━━━━━ DATA SUPPLIED

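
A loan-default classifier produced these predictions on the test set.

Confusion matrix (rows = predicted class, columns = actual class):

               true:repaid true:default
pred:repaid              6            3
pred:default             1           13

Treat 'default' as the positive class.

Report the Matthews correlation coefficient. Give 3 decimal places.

0.631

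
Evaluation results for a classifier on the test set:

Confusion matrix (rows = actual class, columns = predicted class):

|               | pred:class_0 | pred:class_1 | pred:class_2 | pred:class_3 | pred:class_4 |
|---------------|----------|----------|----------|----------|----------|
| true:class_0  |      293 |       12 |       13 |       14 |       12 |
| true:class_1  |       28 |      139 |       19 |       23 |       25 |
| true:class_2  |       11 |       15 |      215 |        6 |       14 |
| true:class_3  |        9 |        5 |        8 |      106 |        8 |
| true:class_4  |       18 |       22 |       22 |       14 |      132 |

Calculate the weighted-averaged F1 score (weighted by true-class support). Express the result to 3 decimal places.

0.745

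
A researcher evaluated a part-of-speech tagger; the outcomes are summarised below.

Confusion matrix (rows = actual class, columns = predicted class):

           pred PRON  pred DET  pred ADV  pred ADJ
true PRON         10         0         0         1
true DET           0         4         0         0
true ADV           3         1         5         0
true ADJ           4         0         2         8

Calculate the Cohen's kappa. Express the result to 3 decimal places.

Observed agreement pₒ = trace/N = 27/38 = 0.7105
Expected agreement pₑ = Σ (rowᵢ·colᵢ)/N² = (11·17 + 4·5 + 9·7 + 14·9)/38² = 0.2742
κ = (pₒ − pₑ)/(1 − pₑ) = (0.7105 − 0.2742)/(1 − 0.2742) = 0.601

0.601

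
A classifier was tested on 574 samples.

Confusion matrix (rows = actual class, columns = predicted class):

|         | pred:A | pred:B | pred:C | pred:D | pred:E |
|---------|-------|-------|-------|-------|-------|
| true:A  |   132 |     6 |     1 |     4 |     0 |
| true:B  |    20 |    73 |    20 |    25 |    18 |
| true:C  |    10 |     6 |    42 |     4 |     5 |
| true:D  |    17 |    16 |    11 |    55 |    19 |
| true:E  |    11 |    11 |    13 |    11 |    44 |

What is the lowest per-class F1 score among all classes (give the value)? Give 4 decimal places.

0.5000

Per-class F1 score (2·TP/(2·TP+FP+FN)):
  A: TP=132, FP=20+10+17+11=58, FN=6+1+4+0=11 → 264/333 = 0.79279
  B: TP=73, FP=6+6+16+11=39, FN=20+20+25+18=83 → 146/268 = 0.54478
  C: TP=42, FP=1+20+11+13=45, FN=10+6+4+5=25 → 84/154 = 0.54545
  D: TP=55, FP=4+25+4+11=44, FN=17+16+11+19=63 → 110/217 = 0.50691
  E: TP=44, FP=0+18+5+19=42, FN=11+11+13+11=46 → 88/176 = 0.50000
Lowest is class 'E' with F1 score = 0.5000.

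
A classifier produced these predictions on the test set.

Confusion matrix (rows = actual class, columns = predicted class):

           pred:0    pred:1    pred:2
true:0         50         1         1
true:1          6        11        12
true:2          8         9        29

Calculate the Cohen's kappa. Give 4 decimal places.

0.5420

Observed agreement pₒ = trace/N = 90/127 = 0.70866
Expected agreement pₑ = Σ (rowᵢ·colᵢ)/N² = (52·64 + 29·21 + 46·42)/127² = 0.36388
κ = (pₒ − pₑ)/(1 − pₑ) = (0.70866 − 0.36388)/(1 − 0.36388) = 0.5420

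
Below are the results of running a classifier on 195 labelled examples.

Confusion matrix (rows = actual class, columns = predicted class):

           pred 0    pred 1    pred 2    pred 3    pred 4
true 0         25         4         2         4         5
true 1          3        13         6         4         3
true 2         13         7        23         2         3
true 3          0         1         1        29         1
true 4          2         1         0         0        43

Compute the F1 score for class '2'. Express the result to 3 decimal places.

0.575

Treat '2' as positive and all other classes as negative.
F1 score = 2·TP/(2·TP+FP+FN).
2: TP=23, FP=2+6+1+0=9, FN=13+7+2+3=25 → 46/80 = 0.5750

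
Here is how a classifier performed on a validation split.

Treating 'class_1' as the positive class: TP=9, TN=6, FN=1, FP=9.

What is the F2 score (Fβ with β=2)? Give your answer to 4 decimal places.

Fβ = (1+β²)·TP / ((1+β²)·TP + β²·FN + FP), with β²=4
= 5·9 / (5·9 + 4·1 + 9) = 0.7759

0.7759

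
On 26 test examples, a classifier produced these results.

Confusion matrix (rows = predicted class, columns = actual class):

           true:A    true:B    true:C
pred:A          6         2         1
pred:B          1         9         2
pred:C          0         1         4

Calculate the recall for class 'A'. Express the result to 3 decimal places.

recall = TP/(TP+FN).
A: TP=6, FN=1+0=1 → 6/7 = 0.8571

0.857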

━━━━━━━━━━

Restate exactly each line of the data from the one bearing "On 26 test examples, a" to the end, and add nothing.

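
On 26 test examples, a classifier produced these results.

Confusion matrix (rows = predicted class, columns = actual class):

           true:A    true:B    true:C
pred:A          6         2         1
pred:B          1         9         2
pred:C          0         1         4

Calculate the recall for class 'A'. Express the result to 3 decimal places.

recall = TP/(TP+FN).
A: TP=6, FN=1+0=1 → 6/7 = 0.8571

0.857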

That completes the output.